Directions >> Write out, word for word, the part of the listing below that opens with the line containing "Pron : everyone | he | she" and closes with the line containing "Pron → they", keeping both of those lines and adding no others.
[Start of section]
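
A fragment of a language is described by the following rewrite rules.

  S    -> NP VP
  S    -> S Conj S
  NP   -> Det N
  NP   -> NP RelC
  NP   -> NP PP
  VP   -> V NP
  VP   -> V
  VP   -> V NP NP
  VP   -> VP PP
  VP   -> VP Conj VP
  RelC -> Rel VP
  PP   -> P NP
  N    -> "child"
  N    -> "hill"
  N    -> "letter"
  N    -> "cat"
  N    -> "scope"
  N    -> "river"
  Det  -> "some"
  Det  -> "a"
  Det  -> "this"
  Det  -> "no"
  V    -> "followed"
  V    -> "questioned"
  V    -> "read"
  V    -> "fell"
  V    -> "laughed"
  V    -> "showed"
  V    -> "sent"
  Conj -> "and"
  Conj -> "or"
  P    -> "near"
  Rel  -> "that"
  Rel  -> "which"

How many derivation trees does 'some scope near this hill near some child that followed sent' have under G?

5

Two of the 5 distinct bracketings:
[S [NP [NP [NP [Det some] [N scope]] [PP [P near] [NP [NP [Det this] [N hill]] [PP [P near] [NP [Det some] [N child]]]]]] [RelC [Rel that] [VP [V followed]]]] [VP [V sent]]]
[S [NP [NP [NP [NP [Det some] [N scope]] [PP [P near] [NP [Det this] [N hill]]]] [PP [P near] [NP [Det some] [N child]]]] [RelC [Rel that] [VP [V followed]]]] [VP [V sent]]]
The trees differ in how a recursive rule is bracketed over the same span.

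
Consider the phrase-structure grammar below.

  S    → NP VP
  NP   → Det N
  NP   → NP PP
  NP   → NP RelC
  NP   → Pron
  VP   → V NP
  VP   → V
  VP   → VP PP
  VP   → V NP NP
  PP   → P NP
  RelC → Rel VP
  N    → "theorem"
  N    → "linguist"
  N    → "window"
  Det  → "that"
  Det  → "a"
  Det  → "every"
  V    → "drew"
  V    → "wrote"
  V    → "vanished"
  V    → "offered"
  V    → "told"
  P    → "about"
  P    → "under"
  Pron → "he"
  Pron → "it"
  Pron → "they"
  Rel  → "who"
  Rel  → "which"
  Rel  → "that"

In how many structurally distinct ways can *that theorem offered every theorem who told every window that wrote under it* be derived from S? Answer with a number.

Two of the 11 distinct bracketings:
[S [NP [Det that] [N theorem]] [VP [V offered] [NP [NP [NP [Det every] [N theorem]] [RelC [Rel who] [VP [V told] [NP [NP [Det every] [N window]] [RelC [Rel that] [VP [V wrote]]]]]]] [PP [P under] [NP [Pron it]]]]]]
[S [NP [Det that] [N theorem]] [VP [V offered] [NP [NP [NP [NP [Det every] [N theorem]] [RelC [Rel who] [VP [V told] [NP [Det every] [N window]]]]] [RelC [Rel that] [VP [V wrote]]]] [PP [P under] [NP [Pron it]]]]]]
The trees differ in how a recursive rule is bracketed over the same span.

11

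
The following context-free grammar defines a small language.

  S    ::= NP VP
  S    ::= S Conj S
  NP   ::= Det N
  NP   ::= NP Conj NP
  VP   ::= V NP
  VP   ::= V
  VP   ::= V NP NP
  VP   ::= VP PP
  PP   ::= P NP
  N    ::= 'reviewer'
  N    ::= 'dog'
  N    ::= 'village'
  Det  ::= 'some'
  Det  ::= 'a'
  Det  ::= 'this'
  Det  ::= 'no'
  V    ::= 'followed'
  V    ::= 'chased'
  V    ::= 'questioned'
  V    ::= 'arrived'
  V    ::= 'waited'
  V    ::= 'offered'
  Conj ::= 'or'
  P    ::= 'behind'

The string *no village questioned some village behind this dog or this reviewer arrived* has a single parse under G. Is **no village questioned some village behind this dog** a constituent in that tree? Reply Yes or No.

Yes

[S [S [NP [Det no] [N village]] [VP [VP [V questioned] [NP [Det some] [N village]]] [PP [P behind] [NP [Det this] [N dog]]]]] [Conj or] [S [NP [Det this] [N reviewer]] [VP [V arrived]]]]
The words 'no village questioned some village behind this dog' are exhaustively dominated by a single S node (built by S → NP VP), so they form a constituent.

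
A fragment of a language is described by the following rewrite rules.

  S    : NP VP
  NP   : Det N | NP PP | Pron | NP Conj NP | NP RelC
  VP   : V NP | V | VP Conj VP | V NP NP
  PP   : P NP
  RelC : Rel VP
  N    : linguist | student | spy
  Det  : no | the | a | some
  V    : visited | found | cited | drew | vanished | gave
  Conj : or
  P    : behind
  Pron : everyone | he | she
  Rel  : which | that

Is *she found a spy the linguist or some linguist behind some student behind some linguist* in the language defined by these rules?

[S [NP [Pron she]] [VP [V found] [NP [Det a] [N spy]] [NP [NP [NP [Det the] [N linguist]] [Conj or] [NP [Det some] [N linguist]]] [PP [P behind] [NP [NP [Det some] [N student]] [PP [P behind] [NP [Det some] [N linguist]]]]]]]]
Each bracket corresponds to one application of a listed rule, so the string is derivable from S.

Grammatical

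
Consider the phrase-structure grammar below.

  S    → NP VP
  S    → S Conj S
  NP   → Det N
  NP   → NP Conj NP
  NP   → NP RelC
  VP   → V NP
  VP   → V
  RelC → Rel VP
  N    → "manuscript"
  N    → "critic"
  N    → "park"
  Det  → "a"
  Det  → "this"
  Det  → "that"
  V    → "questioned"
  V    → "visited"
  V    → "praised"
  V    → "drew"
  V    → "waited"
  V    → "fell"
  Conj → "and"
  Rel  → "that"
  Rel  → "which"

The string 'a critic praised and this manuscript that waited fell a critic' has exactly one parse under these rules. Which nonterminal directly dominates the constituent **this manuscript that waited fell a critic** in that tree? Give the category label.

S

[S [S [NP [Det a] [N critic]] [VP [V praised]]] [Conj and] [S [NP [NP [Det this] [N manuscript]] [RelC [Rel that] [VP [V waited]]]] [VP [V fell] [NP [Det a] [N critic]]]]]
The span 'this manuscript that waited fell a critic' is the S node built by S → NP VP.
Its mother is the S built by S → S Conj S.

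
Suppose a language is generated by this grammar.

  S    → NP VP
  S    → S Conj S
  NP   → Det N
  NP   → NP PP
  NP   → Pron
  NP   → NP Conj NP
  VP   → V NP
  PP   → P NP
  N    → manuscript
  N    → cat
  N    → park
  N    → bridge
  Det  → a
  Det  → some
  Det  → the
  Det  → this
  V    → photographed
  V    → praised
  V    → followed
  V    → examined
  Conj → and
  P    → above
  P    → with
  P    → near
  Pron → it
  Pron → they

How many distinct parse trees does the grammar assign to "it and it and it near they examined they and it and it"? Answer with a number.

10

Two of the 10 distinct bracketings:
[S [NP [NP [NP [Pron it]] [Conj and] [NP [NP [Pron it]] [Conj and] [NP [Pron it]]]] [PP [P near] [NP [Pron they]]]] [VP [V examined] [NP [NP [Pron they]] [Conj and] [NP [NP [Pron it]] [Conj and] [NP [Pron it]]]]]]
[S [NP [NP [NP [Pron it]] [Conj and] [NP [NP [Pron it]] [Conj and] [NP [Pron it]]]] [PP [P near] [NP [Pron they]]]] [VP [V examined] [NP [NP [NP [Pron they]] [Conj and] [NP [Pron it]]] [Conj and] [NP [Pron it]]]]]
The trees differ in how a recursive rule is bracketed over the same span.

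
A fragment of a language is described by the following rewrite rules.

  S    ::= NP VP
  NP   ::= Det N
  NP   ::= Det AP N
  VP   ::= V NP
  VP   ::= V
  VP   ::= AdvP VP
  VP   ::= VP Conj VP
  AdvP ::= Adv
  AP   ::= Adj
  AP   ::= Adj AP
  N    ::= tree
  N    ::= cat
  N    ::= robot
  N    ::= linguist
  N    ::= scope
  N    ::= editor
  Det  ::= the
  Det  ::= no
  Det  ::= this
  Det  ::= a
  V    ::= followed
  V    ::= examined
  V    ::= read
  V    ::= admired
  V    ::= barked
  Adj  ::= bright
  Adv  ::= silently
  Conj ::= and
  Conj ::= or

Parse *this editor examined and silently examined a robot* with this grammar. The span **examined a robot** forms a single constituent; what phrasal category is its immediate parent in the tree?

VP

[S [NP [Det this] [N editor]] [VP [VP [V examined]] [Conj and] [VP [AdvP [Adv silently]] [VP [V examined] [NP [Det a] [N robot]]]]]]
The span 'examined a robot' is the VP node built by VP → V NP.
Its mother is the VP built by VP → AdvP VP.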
[End of section]
Solution to this task >>
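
  Pron : everyone | he | she
  Rel  : which | that

Is *she found a spy the linguist or some linguist behind some student behind some linguist* in the language defined by these rules?

[S [NP [Pron she]] [VP [V found] [NP [Det a] [N spy]] [NP [NP [NP [Det the] [N linguist]] [Conj or] [NP [Det some] [N linguist]]] [PP [P behind] [NP [NP [Det some] [N student]] [PP [P behind] [NP [Det some] [N linguist]]]]]]]]
Each bracket corresponds to one application of a listed rule, so the string is derivable from S.

Grammatical

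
Consider the phrase-structure grammar below.

  S    → NP VP
  S    → S Conj S
  NP   → Det N
  NP   → NP Conj NP
  NP   → NP RelC
  VP   → V NP
  VP   → V
  RelC → Rel VP
  N    → "manuscript"
  N    → "critic"
  N    → "park"
  Det  → "a"
  Det  → "this"
  Det  → "that"
  V    → "questioned"
  V    → "visited"
  V    → "praised"
  V    → "drew"
  V    → "waited"
  V    → "fell"
  Conj → "and"
  Rel  → "that"
  Rel  → "which"

The string 'a critic praised and this manuscript that waited fell a critic' has exactly one parse under these rules. Which nonterminal directly dominates the constituent **this manuscript that waited fell a critic** in that tree? Give the category label.

S

[S [S [NP [Det a] [N critic]] [VP [V praised]]] [Conj and] [S [NP [NP [Det this] [N manuscript]] [RelC [Rel that] [VP [V waited]]]] [VP [V fell] [NP [Det a] [N critic]]]]]
The span 'this manuscript that waited fell a critic' is the S node built by S → NP VP.
Its mother is the S built by S → S Conj S.

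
Suppose a language is generated by this grammar.

  S    → NP VP
  S    → S Conj S
  NP   → Det N
  NP   → NP PP
  NP   → Pron
  NP   → NP Conj NP
  VP   → V NP
  PP   → P NP
  N    → manuscript
  N    → cat
  N    → park
  N    → bridge
  Det  → a
  Det  → some
  Det  → the
  Det  → this
  V    → photographed
  V    → praised
  V    → followed
  V    → examined
  Conj → and
  P    → above
  P    → with
  P    → near
  Pron → it
  Pron → they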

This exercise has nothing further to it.